Segment Open

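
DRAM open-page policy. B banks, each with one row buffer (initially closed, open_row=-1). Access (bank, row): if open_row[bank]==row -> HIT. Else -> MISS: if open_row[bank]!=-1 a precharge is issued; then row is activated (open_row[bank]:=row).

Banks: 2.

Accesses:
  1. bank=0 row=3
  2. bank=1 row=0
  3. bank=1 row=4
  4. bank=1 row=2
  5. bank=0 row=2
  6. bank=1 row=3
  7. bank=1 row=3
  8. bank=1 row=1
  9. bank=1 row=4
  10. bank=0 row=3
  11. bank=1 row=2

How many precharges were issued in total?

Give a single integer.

Acc 1: bank0 row3 -> MISS (open row3); precharges=0
Acc 2: bank1 row0 -> MISS (open row0); precharges=0
Acc 3: bank1 row4 -> MISS (open row4); precharges=1
Acc 4: bank1 row2 -> MISS (open row2); precharges=2
Acc 5: bank0 row2 -> MISS (open row2); precharges=3
Acc 6: bank1 row3 -> MISS (open row3); precharges=4
Acc 7: bank1 row3 -> HIT
Acc 8: bank1 row1 -> MISS (open row1); precharges=5
Acc 9: bank1 row4 -> MISS (open row4); precharges=6
Acc 10: bank0 row3 -> MISS (open row3); precharges=7
Acc 11: bank1 row2 -> MISS (open row2); precharges=8

Answer: 8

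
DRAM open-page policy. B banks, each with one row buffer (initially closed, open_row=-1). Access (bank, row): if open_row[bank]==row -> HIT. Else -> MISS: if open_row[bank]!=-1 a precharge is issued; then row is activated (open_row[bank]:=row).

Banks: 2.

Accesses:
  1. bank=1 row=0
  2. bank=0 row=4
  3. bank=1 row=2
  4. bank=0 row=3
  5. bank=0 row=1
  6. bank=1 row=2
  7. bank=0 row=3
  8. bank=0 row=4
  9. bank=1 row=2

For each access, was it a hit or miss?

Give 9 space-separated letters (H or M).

Answer: M M M M M H M M H

Derivation:
Acc 1: bank1 row0 -> MISS (open row0); precharges=0
Acc 2: bank0 row4 -> MISS (open row4); precharges=0
Acc 3: bank1 row2 -> MISS (open row2); precharges=1
Acc 4: bank0 row3 -> MISS (open row3); precharges=2
Acc 5: bank0 row1 -> MISS (open row1); precharges=3
Acc 6: bank1 row2 -> HIT
Acc 7: bank0 row3 -> MISS (open row3); precharges=4
Acc 8: bank0 row4 -> MISS (open row4); precharges=5
Acc 9: bank1 row2 -> HIT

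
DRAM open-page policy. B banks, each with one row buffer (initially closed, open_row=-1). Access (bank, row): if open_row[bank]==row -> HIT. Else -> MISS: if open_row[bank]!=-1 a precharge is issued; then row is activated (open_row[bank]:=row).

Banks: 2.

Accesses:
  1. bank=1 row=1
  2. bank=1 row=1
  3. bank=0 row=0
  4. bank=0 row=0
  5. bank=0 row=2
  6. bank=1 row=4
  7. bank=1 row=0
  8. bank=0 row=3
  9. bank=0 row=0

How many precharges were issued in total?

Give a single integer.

Acc 1: bank1 row1 -> MISS (open row1); precharges=0
Acc 2: bank1 row1 -> HIT
Acc 3: bank0 row0 -> MISS (open row0); precharges=0
Acc 4: bank0 row0 -> HIT
Acc 5: bank0 row2 -> MISS (open row2); precharges=1
Acc 6: bank1 row4 -> MISS (open row4); precharges=2
Acc 7: bank1 row0 -> MISS (open row0); precharges=3
Acc 8: bank0 row3 -> MISS (open row3); precharges=4
Acc 9: bank0 row0 -> MISS (open row0); precharges=5

Answer: 5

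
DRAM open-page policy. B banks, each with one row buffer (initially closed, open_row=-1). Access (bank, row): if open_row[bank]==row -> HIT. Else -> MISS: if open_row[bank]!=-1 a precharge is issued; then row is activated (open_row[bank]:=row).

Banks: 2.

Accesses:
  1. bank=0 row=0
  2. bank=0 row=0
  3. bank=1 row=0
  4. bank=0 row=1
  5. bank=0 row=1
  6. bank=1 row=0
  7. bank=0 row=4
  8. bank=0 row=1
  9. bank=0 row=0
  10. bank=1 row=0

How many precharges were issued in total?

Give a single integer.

Answer: 4

Derivation:
Acc 1: bank0 row0 -> MISS (open row0); precharges=0
Acc 2: bank0 row0 -> HIT
Acc 3: bank1 row0 -> MISS (open row0); precharges=0
Acc 4: bank0 row1 -> MISS (open row1); precharges=1
Acc 5: bank0 row1 -> HIT
Acc 6: bank1 row0 -> HIT
Acc 7: bank0 row4 -> MISS (open row4); precharges=2
Acc 8: bank0 row1 -> MISS (open row1); precharges=3
Acc 9: bank0 row0 -> MISS (open row0); precharges=4
Acc 10: bank1 row0 -> HIT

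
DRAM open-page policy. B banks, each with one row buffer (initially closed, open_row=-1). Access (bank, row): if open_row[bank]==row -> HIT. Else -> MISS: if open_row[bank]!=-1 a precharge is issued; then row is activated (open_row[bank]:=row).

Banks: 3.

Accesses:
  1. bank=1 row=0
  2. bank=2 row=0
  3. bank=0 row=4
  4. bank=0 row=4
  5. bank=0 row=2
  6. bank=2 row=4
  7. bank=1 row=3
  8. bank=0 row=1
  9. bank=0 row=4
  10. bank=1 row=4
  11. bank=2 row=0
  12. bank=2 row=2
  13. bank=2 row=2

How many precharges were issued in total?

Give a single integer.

Acc 1: bank1 row0 -> MISS (open row0); precharges=0
Acc 2: bank2 row0 -> MISS (open row0); precharges=0
Acc 3: bank0 row4 -> MISS (open row4); precharges=0
Acc 4: bank0 row4 -> HIT
Acc 5: bank0 row2 -> MISS (open row2); precharges=1
Acc 6: bank2 row4 -> MISS (open row4); precharges=2
Acc 7: bank1 row3 -> MISS (open row3); precharges=3
Acc 8: bank0 row1 -> MISS (open row1); precharges=4
Acc 9: bank0 row4 -> MISS (open row4); precharges=5
Acc 10: bank1 row4 -> MISS (open row4); precharges=6
Acc 11: bank2 row0 -> MISS (open row0); precharges=7
Acc 12: bank2 row2 -> MISS (open row2); precharges=8
Acc 13: bank2 row2 -> HIT

Answer: 8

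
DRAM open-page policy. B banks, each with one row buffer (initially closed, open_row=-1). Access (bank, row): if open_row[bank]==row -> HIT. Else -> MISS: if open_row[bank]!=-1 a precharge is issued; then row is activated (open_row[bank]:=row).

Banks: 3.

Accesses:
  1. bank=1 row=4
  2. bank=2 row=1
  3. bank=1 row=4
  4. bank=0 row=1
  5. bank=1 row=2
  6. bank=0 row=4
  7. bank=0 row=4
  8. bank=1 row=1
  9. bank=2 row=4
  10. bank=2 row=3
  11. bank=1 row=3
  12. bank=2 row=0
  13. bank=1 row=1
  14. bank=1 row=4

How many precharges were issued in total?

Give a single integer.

Acc 1: bank1 row4 -> MISS (open row4); precharges=0
Acc 2: bank2 row1 -> MISS (open row1); precharges=0
Acc 3: bank1 row4 -> HIT
Acc 4: bank0 row1 -> MISS (open row1); precharges=0
Acc 5: bank1 row2 -> MISS (open row2); precharges=1
Acc 6: bank0 row4 -> MISS (open row4); precharges=2
Acc 7: bank0 row4 -> HIT
Acc 8: bank1 row1 -> MISS (open row1); precharges=3
Acc 9: bank2 row4 -> MISS (open row4); precharges=4
Acc 10: bank2 row3 -> MISS (open row3); precharges=5
Acc 11: bank1 row3 -> MISS (open row3); precharges=6
Acc 12: bank2 row0 -> MISS (open row0); precharges=7
Acc 13: bank1 row1 -> MISS (open row1); precharges=8
Acc 14: bank1 row4 -> MISS (open row4); precharges=9

Answer: 9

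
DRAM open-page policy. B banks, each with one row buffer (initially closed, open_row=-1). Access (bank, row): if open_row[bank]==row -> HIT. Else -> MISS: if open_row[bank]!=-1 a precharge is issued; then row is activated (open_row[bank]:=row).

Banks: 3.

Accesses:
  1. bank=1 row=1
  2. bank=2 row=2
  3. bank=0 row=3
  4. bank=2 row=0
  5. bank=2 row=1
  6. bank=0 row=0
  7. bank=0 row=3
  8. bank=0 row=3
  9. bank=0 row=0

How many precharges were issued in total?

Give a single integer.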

Segment Closed

Work instructions:
Give an exact copy of the lines above, from the top of the records to the line that contains "For each access, was it a hit or miss?", taking in both ends.

Response to the task:
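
DRAM open-page policy. B banks, each with one row buffer (initially closed, open_row=-1). Access (bank, row): if open_row[bank]==row -> HIT. Else -> MISS: if open_row[bank]!=-1 a precharge is issued; then row is activated (open_row[bank]:=row).

Banks: 2.

Accesses:
  1. bank=0 row=3
  2. bank=1 row=0
  3. bank=1 row=4
  4. bank=1 row=2
  5. bank=0 row=2
  6. bank=1 row=3
  7. bank=1 row=3
  8. bank=1 row=1
  9. bank=1 row=4
  10. bank=0 row=3
  11. bank=1 row=2

How many precharges were issued in total?

Give a single integer.

Acc 1: bank0 row3 -> MISS (open row3); precharges=0
Acc 2: bank1 row0 -> MISS (open row0); precharges=0
Acc 3: bank1 row4 -> MISS (open row4); precharges=1
Acc 4: bank1 row2 -> MISS (open row2); precharges=2
Acc 5: bank0 row2 -> MISS (open row2); precharges=3
Acc 6: bank1 row3 -> MISS (open row3); precharges=4
Acc 7: bank1 row3 -> HIT
Acc 8: bank1 row1 -> MISS (open row1); precharges=5
Acc 9: bank1 row4 -> MISS (open row4); precharges=6
Acc 10: bank0 row3 -> MISS (open row3); precharges=7
Acc 11: bank1 row2 -> MISS (open row2); precharges=8

Answer: 8

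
DRAM open-page policy. B banks, each with one row buffer (initially closed, open_row=-1). Access (bank, row): if open_row[bank]==row -> HIT. Else -> MISS: if open_row[bank]!=-1 a precharge is issued; then row is activated (open_row[bank]:=row).

Banks: 2.

Accesses:
  1. bank=1 row=0
  2. bank=0 row=4
  3. bank=1 row=2
  4. bank=0 row=3
  5. bank=0 row=1
  6. bank=1 row=2
  7. bank=0 row=3
  8. bank=0 row=4
  9. bank=1 row=2

For each access, was it a hit or miss?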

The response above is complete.